**PROBLEM STATEMENT**
Word for word, repeat each record that follows.

[Collected data]
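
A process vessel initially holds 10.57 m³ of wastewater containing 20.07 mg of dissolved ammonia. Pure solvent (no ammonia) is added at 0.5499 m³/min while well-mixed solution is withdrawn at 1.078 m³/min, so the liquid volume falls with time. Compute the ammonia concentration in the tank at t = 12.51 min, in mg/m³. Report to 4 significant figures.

0.6837 mg/m³

Let m(t) be the amount of ammonia. Volume: V(t) = V₀ + (Q_in − Q_out) t = 10.57 − 0.528100 t; V(12.51) = 3.96347 m³.
Solute balance: dm/dt = 0 − Q_out C = −Q_out m/V(t).
dm/m = −Q_out dt/(V₀ − 0.528100 t); integrating gives ln(m/m₀) = −(Q_out/(Q_in−Q_out)) ln(V/V₀).
m = m₀ (V₀/V)^(Q_out/(Q_in−Q_out)) = 20.07 × (10.57/3.96347)^(-2.04128) = 2.70996 mg.
C = m/V = 2.70996/3.96347 = 0.683735 mg/m³.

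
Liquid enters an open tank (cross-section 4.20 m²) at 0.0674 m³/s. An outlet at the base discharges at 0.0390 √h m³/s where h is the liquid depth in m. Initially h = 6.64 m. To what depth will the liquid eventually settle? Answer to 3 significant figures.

Mass balance (ρ constant): A dh/dt = Q_in − 0.0390 √h. At steady state dh/dt = 0:
Q_in = 0.0390 √h_ss ⇒ √h_ss = 0.0674/0.0390 = 1.7282.
h_ss = 1.7282² = 2.9867 m. (Since h₀ = 6.64 m > h_ss, the level will fall toward this value.)

2.99 m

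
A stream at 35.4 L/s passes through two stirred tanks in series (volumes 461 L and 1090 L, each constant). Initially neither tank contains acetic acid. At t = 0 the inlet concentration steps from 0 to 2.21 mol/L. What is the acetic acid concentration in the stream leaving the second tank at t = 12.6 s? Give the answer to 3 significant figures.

0.282 mol/L

Time constants: τᵢ = Vᵢ/Q for each well-mixed tank.
τ₁ = 461/35.4 = 13.023 s; τ₂ = 1090/35.4 = 30.791 s.
Tank 1: C₁ = C_in(1 − e^(−t/τ₁)). Tank 2 (τ₁ ≠ τ₂): C₂ = C_in[1 − (τ₁ e^(−t/τ₁) − τ₂ e^(−t/τ₂))/(τ₁ − τ₂)].
At t = 12.6: e^(−t/τ₁) = 0.38001, e^(−t/τ₂) = 0.66417.
C₂ = 2.21·[1 − (13.023·0.38001 − 30.791·0.66417)/(-17.768)] = 2.21·0.12756 = 0.28191 mol/L.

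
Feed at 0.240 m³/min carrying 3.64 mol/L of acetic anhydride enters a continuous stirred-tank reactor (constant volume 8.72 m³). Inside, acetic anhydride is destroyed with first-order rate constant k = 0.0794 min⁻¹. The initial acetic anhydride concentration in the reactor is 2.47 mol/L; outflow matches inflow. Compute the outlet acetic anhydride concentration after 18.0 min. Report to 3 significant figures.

1.16 mol/L

Species balance: V dC/dt = Q C_in − Q C − k V C.
This is linear with rate a = Q/V + k = 0.10692 min⁻¹.
C_ss = Q C_in/(Q + kV) = 0.93697 mol/L; C(t) = C_ss + (C₀ − C_ss) e^(−a t).
C(18.0) = 0.93697 + (1.5330)·e^(−0.10692·18.0) = 0.93697 + (1.5330)·0.14593 = 1.1607 mol/L.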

**ANSWER FOR THE TASK**
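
A process vessel initially holds 10.57 m³ of wastewater containing 20.07 mg of dissolved ammonia. Pure solvent (no ammonia) is added at 0.5499 m³/min while well-mixed solution is withdrawn at 1.078 m³/min, so the liquid volume falls with time. Compute the ammonia concentration in the tank at t = 12.51 min, in mg/m³. Report to 4 significant figures.

0.6837 mg/m³

Let m(t) be the amount of ammonia. Volume: V(t) = V₀ + (Q_in − Q_out) t = 10.57 − 0.528100 t; V(12.51) = 3.96347 m³.
Solute balance: dm/dt = 0 − Q_out C = −Q_out m/V(t).
dm/m = −Q_out dt/(V₀ − 0.528100 t); integrating gives ln(m/m₀) = −(Q_out/(Q_in−Q_out)) ln(V/V₀).
m = m₀ (V₀/V)^(Q_out/(Q_in−Q_out)) = 20.07 × (10.57/3.96347)^(-2.04128) = 2.70996 mg.
C = m/V = 2.70996/3.96347 = 0.683735 mg/m³.

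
Liquid enters an open tank (cross-section 4.20 m²) at 0.0674 m³/s. An outlet at the base discharges at 0.0390 √h m³/s where h is the liquid depth in m. Initially h = 6.64 m. To what depth will the liquid eventually settle? Answer to 3 significant figures.

Mass balance (ρ constant): A dh/dt = Q_in − 0.0390 √h. At steady state dh/dt = 0:
Q_in = 0.0390 √h_ss ⇒ √h_ss = 0.0674/0.0390 = 1.7282.
h_ss = 1.7282² = 2.9867 m. (Since h₀ = 6.64 m > h_ss, the level will fall toward this value.)

2.99 m

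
A stream at 35.4 L/s passes through two stirred tanks in series (volumes 461 L and 1090 L, each constant). Initially neither tank contains acetic acid. At t = 0 the inlet concentration steps from 0 to 2.21 mol/L. What is the acetic acid concentration in the stream leaving the second tank at t = 12.6 s? Give the answer to 3 significant figures.

0.282 mol/L

Time constants: τᵢ = Vᵢ/Q for each well-mixed tank.
τ₁ = 461/35.4 = 13.023 s; τ₂ = 1090/35.4 = 30.791 s.
Tank 1: C₁ = C_in(1 − e^(−t/τ₁)). Tank 2 (τ₁ ≠ τ₂): C₂ = C_in[1 − (τ₁ e^(−t/τ₁) − τ₂ e^(−t/τ₂))/(τ₁ − τ₂)].
At t = 12.6: e^(−t/τ₁) = 0.38001, e^(−t/τ₂) = 0.66417.
C₂ = 2.21·[1 − (13.023·0.38001 − 30.791·0.66417)/(-17.768)] = 2.21·0.12756 = 0.28191 mol/L.

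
Feed at 0.240 m³/min carrying 3.64 mol/L of acetic anhydride enters a continuous stirred-tank reactor (constant volume 8.72 m³). Inside, acetic anhydride is destroyed with first-order rate constant k = 0.0794 min⁻¹. The initial acetic anhydride concentration in the reactor is 2.47 mol/L; outflow matches inflow. Compute the outlet acetic anhydride concentration after 18.0 min. Report to 3 significant figures.

1.16 mol/L

Species balance: V dC/dt = Q C_in − Q C − k V C.
This is linear with rate a = Q/V + k = 0.10692 min⁻¹.
C_ss = Q C_in/(Q + kV) = 0.93697 mol/L; C(t) = C_ss + (C₀ − C_ss) e^(−a t).
C(18.0) = 0.93697 + (1.5330)·e^(−0.10692·18.0) = 0.93697 + (1.5330)·0.14593 = 1.1607 mol/L.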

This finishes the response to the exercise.